- [Exercise]: Could you reproduce the lines below from the one with "- 4\right)$. What" through the one with "Answer: $-684$"? Keep both ends and add nothing.

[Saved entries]
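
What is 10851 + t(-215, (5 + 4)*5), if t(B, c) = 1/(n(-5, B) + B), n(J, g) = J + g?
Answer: 4720184/435 ≈ 10851.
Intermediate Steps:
t(B, c) = 1/(-5 + 2*B) (t(B, c) = 1/((-5 + B) + B) = 1/(-5 + 2*B))
10851 + t(-215, (5 + 4)*5) = 10851 + 1/(-5 + 2*(-215)) = 10851 + 1/(-5 - 430) = 10851 + 1/(-435) = 10851 - 1/435 = 4720184/435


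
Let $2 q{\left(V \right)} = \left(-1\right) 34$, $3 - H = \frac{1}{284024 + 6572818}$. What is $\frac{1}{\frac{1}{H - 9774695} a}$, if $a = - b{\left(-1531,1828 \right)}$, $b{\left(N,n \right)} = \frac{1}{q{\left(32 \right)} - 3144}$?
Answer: $- \frac{211861342429464065}{6856842} \approx -3.0898 \cdot 10^{10}$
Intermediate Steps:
$H = \frac{20570525}{6856842}$ ($H = 3 - \frac{1}{284024 + 6572818} = 3 - \frac{1}{6856842} = \frac{20570525}{6856842} \approx 3.0$)
$q{\left(V \right)} = -17$ ($q{\left(V \right)} = \frac{\left(-1\right) 34}{2} = \frac{1}{2} \left(-34\right) = -17$)
$b{\left(N,n \right)} = - \frac{1}{3161}$ ($b{\left(N,n \right)} = \frac{1}{-17 - 3144} = \frac{1}{-3161} = - \frac{1}{3161}$)
$a = \frac{1}{3161}$ ($a = \left(-1\right) \left(- \frac{1}{3161}\right) = \frac{1}{3161} \approx 0.00031636$)
$\frac{1}{\frac{1}{H - 9774695} a} = \frac{\frac{1}{\frac{1}{3161}}}{\frac{1}{\frac{20570525}{6856842} - 9774695}} = \frac{1}{\frac{1}{- \frac{67023518642665}{6856842}}} \cdot 3161 = \frac{1}{- \frac{6856842}{67023518642665}} \cdot 3161 = \left(- \frac{67023518642665}{6856842}\right) 3161 = - \frac{211861342429464065}{6856842}$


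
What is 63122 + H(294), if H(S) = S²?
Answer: 149558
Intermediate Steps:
63122 + H(294) = 63122 + 294² = 63122 + 86436 = 149558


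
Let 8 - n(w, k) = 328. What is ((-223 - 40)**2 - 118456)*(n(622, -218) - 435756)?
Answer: 21492877812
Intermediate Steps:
n(w, k) = -320 (n(w, k) = 8 - 1*328 = 8 - 328 = -320)
((-223 - 40)**2 - 118456)*(n(622, -218) - 435756) = ((-223 - 40)**2 - 118456)*(-320 - 435756) = ((-263)**2 - 118456)*(-436076) = (69169 - 118456)*(-436076) = -49287*(-436076) = 21492877812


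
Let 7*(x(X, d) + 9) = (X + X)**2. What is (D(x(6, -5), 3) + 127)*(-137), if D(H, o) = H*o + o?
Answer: -157961/7 ≈ -22566.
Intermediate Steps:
x(X, d) = -9 + 4*X**2/7 (x(X, d) = -9 + (X + X)**2/7 = -9 + (2*X)**2/7 = -9 + (4*X**2)/7 = -9 + 4*X**2/7)
D(H, o) = o + H*o
(D(x(6, -5), 3) + 127)*(-137) = (3*(1 + (-9 + (4/7)*6**2)) + 127)*(-137) = (3*(1 + (-9 + (4/7)*36)) + 127)*(-137) = (3*(1 + (-9 + 144/7)) + 127)*(-137) = (3*(1 + 81/7) + 127)*(-137) = (3*(88/7) + 127)*(-137) = (264/7 + 127)*(-137) = (1153/7)*(-137) = -157961/7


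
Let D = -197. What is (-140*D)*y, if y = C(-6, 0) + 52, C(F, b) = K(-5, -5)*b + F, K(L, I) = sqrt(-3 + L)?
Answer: 1268680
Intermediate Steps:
C(F, b) = F + 2*I*b*sqrt(2) (C(F, b) = sqrt(-3 - 5)*b + F = sqrt(-8)*b + F = (2*I*sqrt(2))*b + F = 2*I*b*sqrt(2) + F = F + 2*I*b*sqrt(2))
y = 46 (y = (-6 + 2*I*0*sqrt(2)) + 52 = (-6 + 0) + 52 = -6 + 52 = 46)
(-140*D)*y = -140*(-197)*46 = 27580*46 = 1268680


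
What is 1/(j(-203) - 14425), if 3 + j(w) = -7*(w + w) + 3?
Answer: -1/11583 ≈ -8.6333e-5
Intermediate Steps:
j(w) = -14*w (j(w) = -3 + (-7*(w + w) + 3) = -3 + (-14*w + 3) = -3 + (3 - 14*w) = -14*w)
1/(j(-203) - 14425) = 1/(-14*(-203) - 14425) = 1/(2842 - 14425) = 1/(-11583) = -1/11583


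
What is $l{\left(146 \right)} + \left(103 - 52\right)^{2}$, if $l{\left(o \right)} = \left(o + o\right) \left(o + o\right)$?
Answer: $87865$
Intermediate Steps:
$l{\left(o \right)} = 4 o^{2}$ ($l{\left(o \right)} = 2 o 2 o = 4 o^{2}$)
$l{\left(146 \right)} + \left(103 - 52\right)^{2} = 4 \cdot 146^{2} + \left(103 - 52\right)^{2} = 4 \cdot 21316 + 51^{2} = 85264 + 2601 = 87865$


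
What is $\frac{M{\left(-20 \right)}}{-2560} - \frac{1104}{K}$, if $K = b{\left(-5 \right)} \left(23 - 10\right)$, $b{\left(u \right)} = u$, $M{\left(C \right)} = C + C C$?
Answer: $\frac{140077}{8320} \approx 16.836$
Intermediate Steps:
$M{\left(C \right)} = C + C^{2}$
$K = -65$ ($K = - 5 \left(23 - 10\right) = \left(-5\right) 13 = -65$)
$\frac{M{\left(-20 \right)}}{-2560} - \frac{1104}{K} = \frac{\left(-20\right) \left(1 - 20\right)}{-2560} - \frac{1104}{-65} = \left(-20\right) \left(-19\right) \left(- \frac{1}{2560}\right) - - \frac{1104}{65} = 380 \left(- \frac{1}{2560}\right) + \frac{1104}{65} = - \frac{19}{128} + \frac{1104}{65} = \frac{140077}{8320}$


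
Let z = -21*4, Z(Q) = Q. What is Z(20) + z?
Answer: -64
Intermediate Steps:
z = -84
Z(20) + z = 20 - 84 = -64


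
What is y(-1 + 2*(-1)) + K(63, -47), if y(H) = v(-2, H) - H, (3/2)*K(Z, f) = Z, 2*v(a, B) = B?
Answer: 87/2 ≈ 43.500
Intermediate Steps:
v(a, B) = B/2
K(Z, f) = 2*Z/3
y(H) = -H/2 (y(H) = H/2 - H = -H/2)
y(-1 + 2*(-1)) + K(63, -47) = -(-1 + 2*(-1))/2 + (2/3)*63 = -(-1 - 2)/2 + 42 = -1/2*(-3) + 42 = 3/2 + 42 = 87/2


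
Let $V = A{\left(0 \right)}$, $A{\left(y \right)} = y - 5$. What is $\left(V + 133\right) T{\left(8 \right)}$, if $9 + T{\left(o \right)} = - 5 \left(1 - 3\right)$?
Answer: $128$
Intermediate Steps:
$T{\left(o \right)} = 1$ ($T{\left(o \right)} = -9 - 5 \left(1 - 3\right) = -9 - -10 = -9 + 10 = 1$)
$A{\left(y \right)} = -5 + y$ ($A{\left(y \right)} = y - 5 = -5 + y$)
$V = -5$ ($V = -5 + 0 = -5$)
$\left(V + 133\right) T{\left(8 \right)} = \left(-5 + 133\right) 1 = 128 \cdot 1 = 128$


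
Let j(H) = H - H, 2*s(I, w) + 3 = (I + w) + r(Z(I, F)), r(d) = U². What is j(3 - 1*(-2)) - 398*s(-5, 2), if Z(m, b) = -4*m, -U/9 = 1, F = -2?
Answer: -14925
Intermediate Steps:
U = -9 (U = -9*1 = -9)
r(d) = 81 (r(d) = (-9)² = 81)
s(I, w) = 39 + I/2 + w/2 (s(I, w) = -3/2 + ((I + w) + 81)/2 = -3/2 + (81 + I + w)/2 = -3/2 + (81/2 + I/2 + w/2) = 39 + I/2 + w/2)
j(H) = 0
j(3 - 1*(-2)) - 398*s(-5, 2) = 0 - 398*(39 + (½)*(-5) + (½)*2) = 0 - 398*(39 - 5/2 + 1) = 0 - 398*75/2 = 0 - 14925 = -14925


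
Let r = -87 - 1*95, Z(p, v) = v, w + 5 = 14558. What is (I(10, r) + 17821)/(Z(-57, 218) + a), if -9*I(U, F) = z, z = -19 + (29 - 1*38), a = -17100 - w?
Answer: -160417/282915 ≈ -0.56701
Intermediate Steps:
w = 14553 (w = -5 + 14558 = 14553)
r = -182 (r = -87 - 95 = -182)
a = -31653 (a = -17100 - 1*14553 = -17100 - 14553 = -31653)
z = -28 (z = -19 + (29 - 38) = -19 - 9 = -28)
I(U, F) = 28/9 (I(U, F) = -⅑*(-28) = 28/9)
(I(10, r) + 17821)/(Z(-57, 218) + a) = (28/9 + 17821)/(218 - 31653) = (160417/9)/(-31435) = (160417/9)*(-1/31435) = -160417/282915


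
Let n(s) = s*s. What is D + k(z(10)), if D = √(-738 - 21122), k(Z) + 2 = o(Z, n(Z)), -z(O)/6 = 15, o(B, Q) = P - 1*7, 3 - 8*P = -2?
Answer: -67/8 + 2*I*√5465 ≈ -8.375 + 147.85*I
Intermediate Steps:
n(s) = s²
P = 5/8 (P = 3/8 - ⅛*(-2) = 3/8 + ¼ = 5/8 ≈ 0.62500)
o(B, Q) = -51/8 (o(B, Q) = 5/8 - 1*7 = 5/8 - 7 = -51/8)
z(O) = -90 (z(O) = -6*15 = -90)
k(Z) = -67/8 (k(Z) = -2 - 51/8 = -67/8)
D = 2*I*√5465 (D = √(-21860) = 2*I*√5465 ≈ 147.85*I)
D + k(z(10)) = 2*I*√5465 - 67/8 = -67/8 + 2*I*√5465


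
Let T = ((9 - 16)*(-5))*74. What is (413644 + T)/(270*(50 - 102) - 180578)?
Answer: -208117/97309 ≈ -2.1387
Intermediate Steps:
T = 2590 (T = -7*(-5)*74 = 35*74 = 2590)
(413644 + T)/(270*(50 - 102) - 180578) = (413644 + 2590)/(270*(50 - 102) - 180578) = 416234/(270*(-52) - 180578) = 416234/(-14040 - 180578) = 416234/(-194618) = 416234*(-1/194618) = -208117/97309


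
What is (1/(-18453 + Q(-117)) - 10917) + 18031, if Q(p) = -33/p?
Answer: 5119632745/719656 ≈ 7114.0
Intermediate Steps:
(1/(-18453 + Q(-117)) - 10917) + 18031 = (1/(-18453 - 33/(-117)) - 10917) + 18031 = (1/(-18453 - 33*(-1/117)) - 10917) + 18031 = (1/(-18453 + 11/39) - 10917) + 18031 = (1/(-719656/39) - 10917) + 18031 = (-39/719656 - 10917) + 18031 = -7856484591/719656 + 18031 = 5119632745/719656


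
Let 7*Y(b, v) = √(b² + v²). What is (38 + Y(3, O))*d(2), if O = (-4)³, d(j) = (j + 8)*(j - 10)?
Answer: -3040 - 80*√4105/7 ≈ -3772.2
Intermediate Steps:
d(j) = (-10 + j)*(8 + j) (d(j) = (8 + j)*(-10 + j) = (-10 + j)*(8 + j))
O = -64
Y(b, v) = √(b² + v²)/7
(38 + Y(3, O))*d(2) = (38 + √(3² + (-64)²)/7)*(-80 + 2² - 2*2) = (38 + √(9 + 4096)/7)*(-80 + 4 - 4) = (38 + √4105/7)*(-80) = -3040 - 80*√4105/7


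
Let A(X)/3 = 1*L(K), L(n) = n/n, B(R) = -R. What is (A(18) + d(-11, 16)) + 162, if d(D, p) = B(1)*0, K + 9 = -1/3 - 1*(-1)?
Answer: 165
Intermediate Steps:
K = -25/3 (K = -9 + (-1/3 - 1*(-1)) = -9 + (-1*⅓ + 1) = -9 + (-⅓ + 1) = -9 + ⅔ = -25/3 ≈ -8.3333)
L(n) = 1
A(X) = 3 (A(X) = 3*(1*1) = 3*1 = 3)
d(D, p) = 0 (d(D, p) = -1*1*0 = -1*0 = 0)
(A(18) + d(-11, 16)) + 162 = (3 + 0) + 162 = 3 + 162 = 165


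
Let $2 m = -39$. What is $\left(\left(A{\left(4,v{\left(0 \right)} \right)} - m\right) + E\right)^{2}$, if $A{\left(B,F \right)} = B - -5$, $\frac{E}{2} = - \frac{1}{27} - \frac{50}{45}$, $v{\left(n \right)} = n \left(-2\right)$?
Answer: $\frac{2002225}{2916} \approx 686.63$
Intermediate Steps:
$v{\left(n \right)} = - 2 n$
$E = - \frac{62}{27}$ ($E = 2 \left(- \frac{1}{27} - \frac{50}{45}\right) = 2 \left(\left(-1\right) \frac{1}{27} - \frac{10}{9}\right) = 2 \left(- \frac{1}{27} - \frac{10}{9}\right) = 2 \left(- \frac{31}{27}\right) = - \frac{62}{27} \approx -2.2963$)
$A{\left(B,F \right)} = 5 + B$ ($A{\left(B,F \right)} = B + 5 = 5 + B$)
$m = - \frac{39}{2}$ ($m = \frac{1}{2} \left(-39\right) = - \frac{39}{2} \approx -19.5$)
$\left(\left(A{\left(4,v{\left(0 \right)} \right)} - m\right) + E\right)^{2} = \left(\left(\left(5 + 4\right) - - \frac{39}{2}\right) - \frac{62}{27}\right)^{2} = \left(\left(9 + \frac{39}{2}\right) - \frac{62}{27}\right)^{2} = \left(\frac{57}{2} - \frac{62}{27}\right)^{2} = \left(\frac{1415}{54}\right)^{2} = \frac{2002225}{2916}$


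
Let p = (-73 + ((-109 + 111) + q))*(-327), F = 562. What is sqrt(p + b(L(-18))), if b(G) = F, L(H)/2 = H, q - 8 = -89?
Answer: sqrt(50266) ≈ 224.20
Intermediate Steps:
q = -81 (q = 8 - 89 = -81)
L(H) = 2*H
b(G) = 562
p = 49704 (p = (-73 + ((-109 + 111) - 81))*(-327) = (-73 + (2 - 81))*(-327) = (-73 - 79)*(-327) = -152*(-327) = 49704)
sqrt(p + b(L(-18))) = sqrt(49704 + 562) = sqrt(50266)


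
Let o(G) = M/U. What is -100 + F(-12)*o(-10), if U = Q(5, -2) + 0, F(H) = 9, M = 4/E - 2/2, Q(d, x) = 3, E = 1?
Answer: -91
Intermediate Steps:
M = 3 (M = 4/1 - 2/2 = 4*1 - 2*½ = 4 - 1 = 3)
U = 3 (U = 3 + 0 = 3)
o(G) = 1 (o(G) = 3/3 = 3*(⅓) = 1)
-100 + F(-12)*o(-10) = -100 + 9*1 = -100 + 9 = -91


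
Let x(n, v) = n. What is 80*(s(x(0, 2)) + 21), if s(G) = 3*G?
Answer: 1680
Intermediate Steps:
80*(s(x(0, 2)) + 21) = 80*(3*0 + 21) = 80*(0 + 21) = 80*21 = 1680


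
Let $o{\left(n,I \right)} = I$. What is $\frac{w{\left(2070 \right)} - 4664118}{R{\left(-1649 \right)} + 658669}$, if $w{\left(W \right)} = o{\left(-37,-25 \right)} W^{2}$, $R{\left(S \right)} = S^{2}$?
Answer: $- \frac{55893309}{1688935} \approx -33.094$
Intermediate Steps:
$w{\left(W \right)} = - 25 W^{2}$
$\frac{w{\left(2070 \right)} - 4664118}{R{\left(-1649 \right)} + 658669} = \frac{- 25 \cdot 2070^{2} - 4664118}{\left(-1649\right)^{2} + 658669} = \frac{\left(-25\right) 4284900 - 4664118}{2719201 + 658669} = \frac{-107122500 - 4664118}{3377870} = \left(-111786618\right) \frac{1}{3377870} = - \frac{55893309}{1688935}$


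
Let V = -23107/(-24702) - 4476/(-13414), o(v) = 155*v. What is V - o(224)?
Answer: -5752071360355/165676314 ≈ -34719.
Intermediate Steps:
V = 210261725/165676314 (V = -23107*(-1/24702) - 4476*(-1/13414) = 23107/24702 + 2238/6707 = 210261725/165676314 ≈ 1.2691)
V - o(224) = 210261725/165676314 - 155*224 = 210261725/165676314 - 1*34720 = 210261725/165676314 - 34720 = -5752071360355/165676314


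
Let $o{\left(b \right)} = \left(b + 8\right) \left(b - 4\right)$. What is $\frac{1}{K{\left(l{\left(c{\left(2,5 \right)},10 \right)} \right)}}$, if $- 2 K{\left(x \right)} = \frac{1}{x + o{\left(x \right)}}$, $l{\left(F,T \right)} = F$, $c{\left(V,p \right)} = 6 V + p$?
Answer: $-684$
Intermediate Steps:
$c{\left(V,p \right)} = p + 6 V$
$o{\left(b \right)} = \left(-4 + b\right) \left(8 + b\right)$ ($o{\left(b \right)} = \left(8 + b\right) \left(-4 + b\right) = \left(-4 + b\right) \left(8 + b\right)$)
$K{\left(x \right)} = - \frac{1}{2 \left(-32 + x^{2} + 5 x\right)}$ ($K{\left(x \right)} = - \frac{1}{2 \left(x + \left(-32 + x^{2} + 4 x\right)\right)} = - \frac{1}{2 \left(-32 + x^{2} + 5 x\right)}$)
$\frac{1}{K{\left(l{\left(c{\left(2,5 \right)},10 \right)} \right)}} = \frac{1}{\left(-1\right) \frac{1}{-64 + 2 \left(5 + 6 \cdot 2\right)^{2} + 10 \left(5 + 6 \cdot 2\right)}} = \frac{1}{\left(-1\right) \frac{1}{-64 + 2 \left(5 + 12\right)^{2} + 10 \left(5 + 12\right)}} = \frac{1}{\left(-1\right) \frac{1}{-64 + 2 \cdot 17^{2} + 10 \cdot 17}} = \frac{1}{\left(-1\right) \frac{1}{-64 + 2 \cdot 289 + 170}} = \frac{1}{\left(-1\right) \frac{1}{-64 + 578 + 170}} = \frac{1}{\left(-1\right) \frac{1}{684}} = \frac{1}{- \frac{1}{684}} = -684$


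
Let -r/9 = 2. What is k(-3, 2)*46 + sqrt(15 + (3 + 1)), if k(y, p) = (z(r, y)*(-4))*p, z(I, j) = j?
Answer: 1104 + sqrt(19) ≈ 1108.4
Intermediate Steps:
r = -18 (r = -9*2 = -18)
k(y, p) = -4*p*y (k(y, p) = (y*(-4))*p = (-4*y)*p = -4*p*y)
k(-3, 2)*46 + sqrt(15 + (3 + 1)) = -4*2*(-3)*46 + sqrt(15 + (3 + 1)) = 24*46 + sqrt(15 + 4) = 1104 + sqrt(19)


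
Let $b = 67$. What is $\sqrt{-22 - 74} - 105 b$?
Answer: $-7035 + 4 i \sqrt{6} \approx -7035.0 + 9.798 i$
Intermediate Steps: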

- [Problem solution]:
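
Let $o{\left(b \right)} = \left(b + 8\right) \left(b - 4\right)$. What is $\frac{1}{K{\left(l{\left(c{\left(2,5 \right)},10 \right)} \right)}}$, if $- 2 K{\left(x \right)} = \frac{1}{x + o{\left(x \right)}}$, $l{\left(F,T \right)} = F$, $c{\left(V,p \right)} = 6 V + p$?
Answer: $-684$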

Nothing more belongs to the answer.